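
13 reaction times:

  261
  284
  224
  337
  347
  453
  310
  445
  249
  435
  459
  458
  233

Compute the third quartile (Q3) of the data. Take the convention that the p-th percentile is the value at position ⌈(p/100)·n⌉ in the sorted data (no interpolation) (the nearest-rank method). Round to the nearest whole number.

445

Sorted: 224, 233, 249, 261, 284, 310, 337, 347, 435, 445, 453, 458, 459.
n = 13.
Position = ⌈75/100 · 13⌉ = ⌈9.75⌉ = 10.
The value at rank 10 is 445.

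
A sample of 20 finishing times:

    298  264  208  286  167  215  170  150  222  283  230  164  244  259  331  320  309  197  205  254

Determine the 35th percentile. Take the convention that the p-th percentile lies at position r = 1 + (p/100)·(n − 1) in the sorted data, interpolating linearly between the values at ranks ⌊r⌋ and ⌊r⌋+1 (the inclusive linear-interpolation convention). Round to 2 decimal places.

212.55

Sorted: 150, 164, 167, 170, 197, 205, 208, 215, 222, 230, 244, 254, 259, 264, 283, 286, 298, 309, 320, 331.
n = 20.
r = 1 + (35/100)·(20 − 1) = 1 + 6.65 = 7.65.
Rank 7 is 208 and rank 8 is 215.
Interpolate: 208 + 0.65·(215 − 208) = 208 + 0.65·7 = 212.55.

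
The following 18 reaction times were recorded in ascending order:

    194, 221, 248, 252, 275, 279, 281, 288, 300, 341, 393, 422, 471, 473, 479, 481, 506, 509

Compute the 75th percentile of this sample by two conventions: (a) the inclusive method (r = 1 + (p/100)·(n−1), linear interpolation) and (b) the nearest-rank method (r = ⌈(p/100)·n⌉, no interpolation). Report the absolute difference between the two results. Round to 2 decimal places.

n = 18.
(a) r = 13.75; between ranks 13 (471) and 14 (473): 472.5.
(b) the nearest-rank method: rank 14 → 473.
|472.5 − 473| = 0.5.

0.50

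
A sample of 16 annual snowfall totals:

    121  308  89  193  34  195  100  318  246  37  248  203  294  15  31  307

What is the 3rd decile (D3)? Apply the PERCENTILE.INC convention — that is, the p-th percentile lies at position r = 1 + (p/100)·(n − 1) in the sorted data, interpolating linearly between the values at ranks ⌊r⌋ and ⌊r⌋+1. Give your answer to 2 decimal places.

94.50

Sorted: 15, 31, 34, 37, 89, 100, 121, 193, 195, 203, 246, 248, 294, 307, 308, 318.
n = 16.
r = 1 + (30/100)·(16 − 1) = 1 + 4.5 = 5.5.
Rank 5 is 89 and rank 6 is 100.
Interpolate: 89 + 0.5·(100 − 89) = 89 + 0.5·11 = 94.5.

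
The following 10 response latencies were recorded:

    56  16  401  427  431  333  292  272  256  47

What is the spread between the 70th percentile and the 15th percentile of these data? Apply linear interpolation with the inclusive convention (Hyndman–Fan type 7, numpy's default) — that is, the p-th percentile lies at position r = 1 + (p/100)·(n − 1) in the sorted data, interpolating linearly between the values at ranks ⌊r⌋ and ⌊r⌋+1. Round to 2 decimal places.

Sorted: 16, 47, 56, 256, 272, 292, 333, 401, 427, 431.
n = 10.
P15: r = 2.35; ranks 2–3 are 47, 56; interpolating gives 50.15.
P70: r = 7.3; ranks 7–8 are 333, 401; interpolating gives 353.4.
Difference: 353.4 − 50.15 = 303.25.

303.25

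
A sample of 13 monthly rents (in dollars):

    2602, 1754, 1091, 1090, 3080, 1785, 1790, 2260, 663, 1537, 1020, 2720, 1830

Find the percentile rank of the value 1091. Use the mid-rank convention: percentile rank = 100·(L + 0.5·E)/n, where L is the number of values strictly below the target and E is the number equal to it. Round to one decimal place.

Sorted: 663, 1020, 1090, 1091, 1537, 1754, 1785, 1790, 1830, 2260, 2602, 2720, 3080.
Count below 1091: L = 3; count equal: E = 1; n = 13.
Percentile rank = 100·(3 + 0.5·1)/13 = 100·3.5/13 = 26.92.

26.9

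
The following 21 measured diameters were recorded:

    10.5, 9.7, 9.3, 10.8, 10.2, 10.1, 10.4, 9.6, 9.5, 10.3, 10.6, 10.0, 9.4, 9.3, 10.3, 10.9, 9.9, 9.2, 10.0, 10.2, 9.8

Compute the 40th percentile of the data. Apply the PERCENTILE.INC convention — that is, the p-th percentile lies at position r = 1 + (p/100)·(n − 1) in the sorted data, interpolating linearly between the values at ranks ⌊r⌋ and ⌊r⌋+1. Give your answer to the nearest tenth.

Sorted: 9.2, 9.3, 9.3, 9.4, 9.5, 9.6, 9.7, 9.8, 9.9, 10.0, 10.0, 10.1, 10.2, 10.2, 10.3, 10.3, 10.4, 10.5, 10.6, 10.8, 10.9.
n = 21.
r = 1 + (40/100)·(21 − 1) = 1 + 8 = 9.
r is an integer, so P40 is the value at rank 9: 9.9.

9.9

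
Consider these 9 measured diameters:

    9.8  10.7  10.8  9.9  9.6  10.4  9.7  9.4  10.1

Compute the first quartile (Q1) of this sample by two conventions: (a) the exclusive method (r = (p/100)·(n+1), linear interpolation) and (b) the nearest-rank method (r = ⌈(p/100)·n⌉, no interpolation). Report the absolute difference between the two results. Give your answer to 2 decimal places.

0.05

Sorted: 9.4, 9.6, 9.7, 9.8, 9.9, 10.1, 10.4, 10.7, 10.8.
n = 9.
(a) r = 2.5; between ranks 2 (9.6) and 3 (9.7): 9.65.
(b) the nearest-rank method: rank 3 → 9.7.
|9.65 − 9.7| = 0.05.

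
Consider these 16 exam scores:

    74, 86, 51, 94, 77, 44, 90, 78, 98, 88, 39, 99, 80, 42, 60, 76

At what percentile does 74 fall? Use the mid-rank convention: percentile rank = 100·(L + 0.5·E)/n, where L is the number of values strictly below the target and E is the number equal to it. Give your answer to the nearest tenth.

34.4

Sorted: 39, 42, 44, 51, 60, 74, 76, 77, 78, 80, 86, 88, 90, 94, 98, 99.
Count below 74: L = 5; count equal: E = 1; n = 16.
Percentile rank = 100·(5 + 0.5·1)/16 = 100·5.5/16 = 34.38.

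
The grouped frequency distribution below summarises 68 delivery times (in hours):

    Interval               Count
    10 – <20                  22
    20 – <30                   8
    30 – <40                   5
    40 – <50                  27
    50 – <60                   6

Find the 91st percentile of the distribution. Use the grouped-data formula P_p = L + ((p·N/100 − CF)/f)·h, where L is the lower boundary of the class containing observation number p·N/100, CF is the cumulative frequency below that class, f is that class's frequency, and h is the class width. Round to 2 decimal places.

N = 68; target position k = 91/100 · 68 = 61.88.
Cumulative frequencies: 22, 30, 35, 62, 68.
Observation 61.88 falls in the class 40 – <50.
L = 40, CF = 35, f = 27, h = 10.
P91 = 40 + ((61.88 − 35)/27)·10 = 40 + 9.95556 = 49.9556.

49.96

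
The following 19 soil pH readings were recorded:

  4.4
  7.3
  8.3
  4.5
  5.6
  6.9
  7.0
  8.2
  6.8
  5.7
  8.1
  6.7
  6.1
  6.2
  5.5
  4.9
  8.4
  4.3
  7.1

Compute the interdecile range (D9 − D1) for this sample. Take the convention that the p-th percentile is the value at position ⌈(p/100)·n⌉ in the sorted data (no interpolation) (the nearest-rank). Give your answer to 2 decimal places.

Sorted: 4.3, 4.4, 4.5, 4.9, 5.5, 5.6, 5.7, 6.1, 6.2, 6.7, 6.8, 6.9, 7.0, 7.1, 7.3, 8.1, 8.2, 8.3, 8.4.
n = 19.
P10: rank ⌈10/100·19⌉ = 2 → 4.4.
P90: rank ⌈90/100·19⌉ = 18 → 8.3.
Difference: 8.3 − 4.4 = 3.9.

3.90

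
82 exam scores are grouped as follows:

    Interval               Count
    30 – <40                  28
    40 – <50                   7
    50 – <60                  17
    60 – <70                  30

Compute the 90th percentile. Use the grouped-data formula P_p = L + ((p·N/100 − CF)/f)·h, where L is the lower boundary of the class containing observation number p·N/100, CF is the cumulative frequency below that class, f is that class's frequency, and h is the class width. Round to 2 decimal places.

67.27

N = 82; target position k = 90/100 · 82 = 73.8.
Cumulative frequencies: 28, 35, 52, 82.
Observation 73.8 falls in the class 60 – <70.
L = 60, CF = 52, f = 30, h = 10.
P90 = 60 + ((73.8 − 52)/30)·10 = 60 + 7.26667 = 67.2667.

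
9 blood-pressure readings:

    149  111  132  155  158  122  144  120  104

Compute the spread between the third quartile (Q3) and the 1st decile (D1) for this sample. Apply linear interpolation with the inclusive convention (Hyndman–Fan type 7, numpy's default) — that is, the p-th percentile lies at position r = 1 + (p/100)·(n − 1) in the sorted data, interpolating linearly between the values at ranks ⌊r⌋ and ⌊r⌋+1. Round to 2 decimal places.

Sorted: 104, 111, 120, 122, 132, 144, 149, 155, 158.
n = 9.
P10: r = 1.8; ranks 1–2 are 104, 111; interpolating gives 109.6.
P75: r = 7 (integer) → 149.
Difference: 149 − 109.6 = 39.4.

39.40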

******************************

Exercise prompt => Lines of the material in which the word "times" occurs are to be copied out.

Result =>
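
13 reaction times:
A sample of 20 finishing times:
The following 18 reaction times were recorded in ascending order:
The grouped frequency distribution below summarises 68 delivery times (in hours):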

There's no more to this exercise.